* _PROBLEM REQUIREMENTS_
Nothing other than an exact copy of the records should be returned.

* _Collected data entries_
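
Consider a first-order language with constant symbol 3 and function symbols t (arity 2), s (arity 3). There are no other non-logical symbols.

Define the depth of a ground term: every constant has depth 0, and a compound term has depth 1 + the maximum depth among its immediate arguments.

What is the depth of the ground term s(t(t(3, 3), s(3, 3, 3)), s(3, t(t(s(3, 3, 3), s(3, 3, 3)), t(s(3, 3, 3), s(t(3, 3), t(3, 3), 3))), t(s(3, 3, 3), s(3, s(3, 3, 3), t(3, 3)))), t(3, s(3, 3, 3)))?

6

depth(t(3, 3)) = 1 + max(0, 0) = 1
depth(s(3, 3, 3)) = 1 + max(0, 0, 0) = 1
depth(t(t(3, 3), s(3, 3, 3))) = 1 + max(1, 1) = 2
depth(t(s(3, 3, 3), s(3, 3, 3))) = 1 + max(1, 1) = 2
depth(s(t(3, 3), t(3, 3), 3)) = 1 + max(1, 1, 0) = 2
depth(t(s(3, 3, 3), s(t(3, 3), t(3, 3), 3))) = 1 + max(1, 2) = 3
depth(t(t(s(3, 3, 3), s(3, 3, 3)), t(s(3, 3, 3), s(t(3, 3), t(3, 3), 3)))) = 1 + max(2, 3) = 4
depth(s(3, s(3, 3, 3), t(3, 3))) = 1 + max(0, 1, 1) = 2
depth(t(s(3, 3, 3), s(3, s(3, 3, 3), t(3, 3)))) = 1 + max(1, 2) = 3
depth(s(3, t(t(s(3, 3, 3), s(3, 3, 3)), t(s(3, 3, 3), s(t(3, 3), t(3, 3), 3))), t(s(3, 3, 3), s(3, s(3, 3, 3), t(3, 3))))) = 1 + max(0, 4, 3) = 5
depth(t(3, s(3, 3, 3))) = 1 + max(0, 1) = 2
depth(s(t(t(3, 3), s(3, 3, 3)), s(3, t(t(s(3, 3, 3), s(3, 3, 3)), t(s(3, 3, 3), s(t(3, 3), t(3, 3), 3))), t(s(3, 3, 3), s(3, s(3, 3, 3), t(3, 3)))), t(3, s(3, 3, 3)))) = 1 + max(2, 5, 2) = 6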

* _ANSWER SPACE_
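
Consider a first-order language with constant symbol 3 and function symbols t (arity 2), s (arity 3). There are no other non-logical symbols.

Define the depth of a ground term: every constant has depth 0, and a compound term has depth 1 + the maximum depth among its immediate arguments.

What is the depth of the ground term s(t(t(3, 3), s(3, 3, 3)), s(3, t(t(s(3, 3, 3), s(3, 3, 3)), t(s(3, 3, 3), s(t(3, 3), t(3, 3), 3))), t(s(3, 3, 3), s(3, s(3, 3, 3), t(3, 3)))), t(3, s(3, 3, 3)))?

6

depth(t(3, 3)) = 1 + max(0, 0) = 1
depth(s(3, 3, 3)) = 1 + max(0, 0, 0) = 1
depth(t(t(3, 3), s(3, 3, 3))) = 1 + max(1, 1) = 2
depth(t(s(3, 3, 3), s(3, 3, 3))) = 1 + max(1, 1) = 2
depth(s(t(3, 3), t(3, 3), 3)) = 1 + max(1, 1, 0) = 2
depth(t(s(3, 3, 3), s(t(3, 3), t(3, 3), 3))) = 1 + max(1, 2) = 3
depth(t(t(s(3, 3, 3), s(3, 3, 3)), t(s(3, 3, 3), s(t(3, 3), t(3, 3), 3)))) = 1 + max(2, 3) = 4
depth(s(3, s(3, 3, 3), t(3, 3))) = 1 + max(0, 1, 1) = 2
depth(t(s(3, 3, 3), s(3, s(3, 3, 3), t(3, 3)))) = 1 + max(1, 2) = 3
depth(s(3, t(t(s(3, 3, 3), s(3, 3, 3)), t(s(3, 3, 3), s(t(3, 3), t(3, 3), 3))), t(s(3, 3, 3), s(3, s(3, 3, 3), t(3, 3))))) = 1 + max(0, 4, 3) = 5
depth(t(3, s(3, 3, 3))) = 1 + max(0, 1) = 2
depth(s(t(t(3, 3), s(3, 3, 3)), s(3, t(t(s(3, 3, 3), s(3, 3, 3)), t(s(3, 3, 3), s(t(3, 3), t(3, 3), 3))), t(s(3, 3, 3), s(3, s(3, 3, 3), t(3, 3)))), t(3, s(3, 3, 3)))) = 1 + max(2, 5, 2) = 6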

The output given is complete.